■ TASK INSTRUCTIONS: For this task, retype the records below exactly.

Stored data
————

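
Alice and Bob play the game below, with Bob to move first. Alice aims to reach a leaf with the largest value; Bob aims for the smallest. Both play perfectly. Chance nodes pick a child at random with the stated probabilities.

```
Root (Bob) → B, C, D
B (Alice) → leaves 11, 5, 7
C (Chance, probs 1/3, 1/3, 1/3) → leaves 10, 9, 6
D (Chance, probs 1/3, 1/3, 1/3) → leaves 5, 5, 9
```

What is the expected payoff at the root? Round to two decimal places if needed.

B (Alice): max(11, 5, 7) = 11
C (Chance): 1/3·10 + 1/3·9 + 1/3·6 = 8.33
D (Chance): 1/3·5 + 1/3·5 + 1/3·9 = 6.33
Root (Bob): min(11, 8.33, 6.33) = 6.33

6.33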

————

■ EXERCISE SOLUTION:
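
Alice and Bob play the game below, with Bob to move first. Alice aims to reach a leaf with the largest value; Bob aims for the smallest. Both play perfectly. Chance nodes pick a child at random with the stated probabilities.

```
Root (Bob) → B, C, D
B (Alice) → leaves 11, 5, 7
C (Chance, probs 1/3, 1/3, 1/3) → leaves 10, 9, 6
D (Chance, probs 1/3, 1/3, 1/3) → leaves 5, 5, 9
```

What is the expected payoff at the root? Round to two decimal places if needed.

B (Alice): max(11, 5, 7) = 11
C (Chance): 1/3·10 + 1/3·9 + 1/3·6 = 8.33
D (Chance): 1/3·5 + 1/3·5 + 1/3·9 = 6.33
Root (Bob): min(11, 8.33, 6.33) = 6.33

6.33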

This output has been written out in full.